— Assignment —
Reproduce the full listing that appears beneath this instruction exactly.

**** Data supplied

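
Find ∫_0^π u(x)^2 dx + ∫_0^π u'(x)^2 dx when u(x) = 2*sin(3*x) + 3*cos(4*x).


||u||_{H^1(0,π)}^2 = -1224/7 + 193*π/2

u'(x) = -12*sin(4*x) + 6*cos(3*x).
Expand u² and (u')² and integrate term by term on (0, π), using: for integers n ≥ 1, ∫_0^π sin²(nx) dx = ∫_0^π cos²(nx) dx = π/2; for n ≠ n', ∫_0^π sin(nx)sin(n'x) dx = ∫_0^π cos(nx)cos(n'x) dx = 0; and by product-to-sum, ∫_0^π sin(nx)cos(n'x) dx = ½∫_0^π [sin((n+n')x) + sin((n−n')x)] dx, which is 0 when n+n' is even and 2n/(n²−n'²) when n+n' is odd (it need not vanish on (0, π)).
  u² squared terms: (2)²·∫sin(3x)² dx = 4·π/2 = 2*π;  (3)²·∫cos(4x)² dx = 9·π/2 = 9*π/2.
  u² cross terms: 2·(2)·(3)·∫sin(3x)·cos(4x) dx = 12·(-6/7) = -72/7.
  So ∫_0^π u² dx = 2*π + 9*π/2 − 72/7 = -72/7 + 13*π/2.
  (u')² squared terms: (-12)²·∫sin(4x)² dx = 144·π/2 = 72*π;  (6)²·∫cos(3x)² dx = 36·π/2 = 18*π.
  (u')² cross terms: 2·(-12)·(6)·∫sin(4x)·cos(3x) dx = -144·(8/7) = -1152/7.
  So ∫_0^π (u')² dx = 72*π + 18*π − 1152/7 = -1152/7 + 90*π.
||u||_{H^1}^2 = (-72/7 + 13*π/2) + (-1152/7 + 90*π) = -1224/7 + 193*π/2.


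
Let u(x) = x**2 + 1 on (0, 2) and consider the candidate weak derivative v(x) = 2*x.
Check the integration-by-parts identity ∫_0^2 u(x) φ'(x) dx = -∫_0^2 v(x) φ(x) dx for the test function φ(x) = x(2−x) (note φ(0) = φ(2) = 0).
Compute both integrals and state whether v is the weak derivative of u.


LHS = -8/3, RHS = -8/3. Yes, v = u' weakly.

u(x) = x**2 + 1, classical derivative u'(x) = 2*x.
φ(x) = x(2−x), so φ'(x) = 2 - 2*x.
Note φ(0) = φ(2) = 0, so the boundary term u·φ vanishes.
LHS = ∫_0^2 u(x) φ'(x) dx = ∫_0^2 (-2*x^3 + 2*x^2 - 2*x + 2) dx. Term by term:
  ∫_0^2 -2*x^3 dx = -8;  ∫_0^2 2*x^2 dx = 16/3;  ∫_0^2 -2*x dx = -4;
  ∫_0^2 2 dx = 4.
Sum: -8 + 16/3 − 4 + 4 = -8/3.
So LHS = -8/3.
∫_0^2 v(x) φ(x) dx = ∫_0^2 (-2*x^3 + 4*x^2) dx. Term by term:
  ∫_0^2 -2*x^3 dx = -8;  ∫_0^2 4*x^2 dx = 32/3.
Sum: -8 + 32/3 = 8/3.
So RHS = -∫_0^2 v(x) φ(x) dx = -8/3.
LHS = RHS, so the identity holds for this test φ.
Moreover u is smooth here and v(x) = u'(x) = 2*x pointwise, so the identity holds for every test function. Hence v is the weak derivative of u.


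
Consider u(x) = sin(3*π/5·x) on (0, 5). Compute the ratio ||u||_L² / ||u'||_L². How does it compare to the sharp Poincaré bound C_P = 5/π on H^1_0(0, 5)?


||u||_L² / ||u'||_L² = 5/(3*π) < C_P = 5/π.

u(x) = sin(3*π/5·x), so u'(x) = 3*π*cos(3*π*x/5)/5.
Writing u(x) = A·sin(kπx/L) with A = 1 and k = 3, use ∫_0^L sin²(kπx/L) dx = L/2 and ∫_0^L cos²(kπx/L) dx = L/2.
u² = 1·sin²(3*π/5·x) and (u')² = 9*π^2/25·cos²(3*π/5·x), and each of sin², cos² integrates to L/2 = 5/2 over (0, 5).
∫_0^5 u² dx = 5/2, so ||u||_L² = sqrt(10)/2.
∫_0^5 (u')² dx = 9*π^2/10, so ||u'||_L² = 3*sqrt(10)*π/10.
Ratio ||u||_L² / ||u'||_L² = 5/(3*π).
Sharp Poincaré constant on H^1_0(0, 5) is C_P = L/π = 5/π, achieved by sin(π/5·x).
This is the k = 3 harmonic; the ratio L/(kπ) is strictly less than C_P = L/π, consistent with the sharp inequality ||u||_L² ≤ C_P ||u'||_L².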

********

— Expected answer —
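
Find ∫_0^π u(x)^2 dx + ∫_0^π u'(x)^2 dx when u(x) = 2*sin(3*x) + 3*cos(4*x).


||u||_{H^1(0,π)}^2 = -1224/7 + 193*π/2

u'(x) = -12*sin(4*x) + 6*cos(3*x).
Expand u² and (u')² and integrate term by term on (0, π), using: for integers n ≥ 1, ∫_0^π sin²(nx) dx = ∫_0^π cos²(nx) dx = π/2; for n ≠ n', ∫_0^π sin(nx)sin(n'x) dx = ∫_0^π cos(nx)cos(n'x) dx = 0; and by product-to-sum, ∫_0^π sin(nx)cos(n'x) dx = ½∫_0^π [sin((n+n')x) + sin((n−n')x)] dx, which is 0 when n+n' is even and 2n/(n²−n'²) when n+n' is odd (it need not vanish on (0, π)).
  u² squared terms: (2)²·∫sin(3x)² dx = 4·π/2 = 2*π;  (3)²·∫cos(4x)² dx = 9·π/2 = 9*π/2.
  u² cross terms: 2·(2)·(3)·∫sin(3x)·cos(4x) dx = 12·(-6/7) = -72/7.
  So ∫_0^π u² dx = 2*π + 9*π/2 − 72/7 = -72/7 + 13*π/2.
  (u')² squared terms: (-12)²·∫sin(4x)² dx = 144·π/2 = 72*π;  (6)²·∫cos(3x)² dx = 36·π/2 = 18*π.
  (u')² cross terms: 2·(-12)·(6)·∫sin(4x)·cos(3x) dx = -144·(8/7) = -1152/7.
  So ∫_0^π (u')² dx = 72*π + 18*π − 1152/7 = -1152/7 + 90*π.
||u||_{H^1}^2 = (-72/7 + 13*π/2) + (-1152/7 + 90*π) = -1224/7 + 193*π/2.


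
Let u(x) = x**2 + 1 on (0, 2) and consider the candidate weak derivative v(x) = 2*x.
Check the integration-by-parts identity ∫_0^2 u(x) φ'(x) dx = -∫_0^2 v(x) φ(x) dx for the test function φ(x) = x(2−x) (note φ(0) = φ(2) = 0).
Compute both integrals and state whether v is the weak derivative of u.


LHS = -8/3, RHS = -8/3. Yes, v = u' weakly.

u(x) = x**2 + 1, classical derivative u'(x) = 2*x.
φ(x) = x(2−x), so φ'(x) = 2 - 2*x.
Note φ(0) = φ(2) = 0, so the boundary term u·φ vanishes.
LHS = ∫_0^2 u(x) φ'(x) dx = ∫_0^2 (-2*x^3 + 2*x^2 - 2*x + 2) dx. Term by term:
  ∫_0^2 -2*x^3 dx = -8;  ∫_0^2 2*x^2 dx = 16/3;  ∫_0^2 -2*x dx = -4;
  ∫_0^2 2 dx = 4.
Sum: -8 + 16/3 − 4 + 4 = -8/3.
So LHS = -8/3.
∫_0^2 v(x) φ(x) dx = ∫_0^2 (-2*x^3 + 4*x^2) dx. Term by term:
  ∫_0^2 -2*x^3 dx = -8;  ∫_0^2 4*x^2 dx = 32/3.
Sum: -8 + 32/3 = 8/3.
So RHS = -∫_0^2 v(x) φ(x) dx = -8/3.
LHS = RHS, so the identity holds for this test φ.
Moreover u is smooth here and v(x) = u'(x) = 2*x pointwise, so the identity holds for every test function. Hence v is the weak derivative of u.


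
Consider u(x) = sin(3*π/5·x) on (0, 5). Compute the ratio ||u||_L² / ||u'||_L². How does it compare to the sharp Poincaré bound C_P = 5/π on H^1_0(0, 5)?


||u||_L² / ||u'||_L² = 5/(3*π) < C_P = 5/π.

u(x) = sin(3*π/5·x), so u'(x) = 3*π*cos(3*π*x/5)/5.
Writing u(x) = A·sin(kπx/L) with A = 1 and k = 3, use ∫_0^L sin²(kπx/L) dx = L/2 and ∫_0^L cos²(kπx/L) dx = L/2.
u² = 1·sin²(3*π/5·x) and (u')² = 9*π^2/25·cos²(3*π/5·x), and each of sin², cos² integrates to L/2 = 5/2 over (0, 5).
∫_0^5 u² dx = 5/2, so ||u||_L² = sqrt(10)/2.
∫_0^5 (u')² dx = 9*π^2/10, so ||u'||_L² = 3*sqrt(10)*π/10.
Ratio ||u||_L² / ||u'||_L² = 5/(3*π).
Sharp Poincaré constant on H^1_0(0, 5) is C_P = L/π = 5/π, achieved by sin(π/5·x).
This is the k = 3 harmonic; the ratio L/(kπ) is strictly less than C_P = L/π, consistent with the sharp inequality ||u||_L² ≤ C_P ||u'||_L².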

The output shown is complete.